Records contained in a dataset
=== Section Start ===

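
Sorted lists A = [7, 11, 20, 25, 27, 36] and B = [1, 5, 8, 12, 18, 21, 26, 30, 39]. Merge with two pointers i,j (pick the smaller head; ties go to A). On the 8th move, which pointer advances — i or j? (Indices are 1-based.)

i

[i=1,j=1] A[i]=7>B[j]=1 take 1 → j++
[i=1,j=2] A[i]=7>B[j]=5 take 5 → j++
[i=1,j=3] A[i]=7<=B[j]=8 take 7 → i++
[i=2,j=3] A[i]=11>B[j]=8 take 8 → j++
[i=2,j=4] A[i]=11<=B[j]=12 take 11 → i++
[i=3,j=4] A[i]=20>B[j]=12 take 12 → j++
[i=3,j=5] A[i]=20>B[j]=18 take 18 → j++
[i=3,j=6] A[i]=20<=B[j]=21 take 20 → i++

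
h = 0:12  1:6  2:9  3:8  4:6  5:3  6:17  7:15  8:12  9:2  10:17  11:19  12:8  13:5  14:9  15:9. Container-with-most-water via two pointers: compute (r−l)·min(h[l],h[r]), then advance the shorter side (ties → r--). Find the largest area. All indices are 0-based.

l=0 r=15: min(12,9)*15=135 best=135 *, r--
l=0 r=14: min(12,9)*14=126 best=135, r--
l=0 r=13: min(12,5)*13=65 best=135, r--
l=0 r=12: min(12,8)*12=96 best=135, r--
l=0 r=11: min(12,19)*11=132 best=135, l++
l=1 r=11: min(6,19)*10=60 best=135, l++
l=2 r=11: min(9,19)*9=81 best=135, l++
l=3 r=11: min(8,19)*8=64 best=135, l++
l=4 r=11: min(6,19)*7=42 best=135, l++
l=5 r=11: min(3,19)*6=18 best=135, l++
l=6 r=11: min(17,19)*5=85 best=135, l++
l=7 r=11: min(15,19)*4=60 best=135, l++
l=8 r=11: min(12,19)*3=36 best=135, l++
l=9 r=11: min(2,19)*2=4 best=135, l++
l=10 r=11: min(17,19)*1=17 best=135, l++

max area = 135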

=== Section End ===

Your instructions:
All the entries above need to be reproduced exactly.

Response:
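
Sorted lists A = [7, 11, 20, 25, 27, 36] and B = [1, 5, 8, 12, 18, 21, 26, 30, 39]. Merge with two pointers i,j (pick the smaller head; ties go to A). On the 8th move, which pointer advances — i or j? (Indices are 1-based.)

i

[i=1,j=1] A[i]=7>B[j]=1 take 1 → j++
[i=1,j=2] A[i]=7>B[j]=5 take 5 → j++
[i=1,j=3] A[i]=7<=B[j]=8 take 7 → i++
[i=2,j=3] A[i]=11>B[j]=8 take 8 → j++
[i=2,j=4] A[i]=11<=B[j]=12 take 11 → i++
[i=3,j=4] A[i]=20>B[j]=12 take 12 → j++
[i=3,j=5] A[i]=20>B[j]=18 take 18 → j++
[i=3,j=6] A[i]=20<=B[j]=21 take 20 → i++

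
h = 0:12  1:6  2:9  3:8  4:6  5:3  6:17  7:15  8:12  9:2  10:17  11:19  12:8  13:5  14:9  15:9. Container-with-most-water via two pointers: compute (r−l)·min(h[l],h[r]), then advance the shorter side (ties → r--). Find the largest area. All indices are 0-based.

l=0 r=15: min(12,9)*15=135 best=135 *, r--
l=0 r=14: min(12,9)*14=126 best=135, r--
l=0 r=13: min(12,5)*13=65 best=135, r--
l=0 r=12: min(12,8)*12=96 best=135, r--
l=0 r=11: min(12,19)*11=132 best=135, l++
l=1 r=11: min(6,19)*10=60 best=135, l++
l=2 r=11: min(9,19)*9=81 best=135, l++
l=3 r=11: min(8,19)*8=64 best=135, l++
l=4 r=11: min(6,19)*7=42 best=135, l++
l=5 r=11: min(3,19)*6=18 best=135, l++
l=6 r=11: min(17,19)*5=85 best=135, l++
l=7 r=11: min(15,19)*4=60 best=135, l++
l=8 r=11: min(12,19)*3=36 best=135, l++
l=9 r=11: min(2,19)*2=4 best=135, l++
l=10 r=11: min(17,19)*1=17 best=135, l++

max area = 135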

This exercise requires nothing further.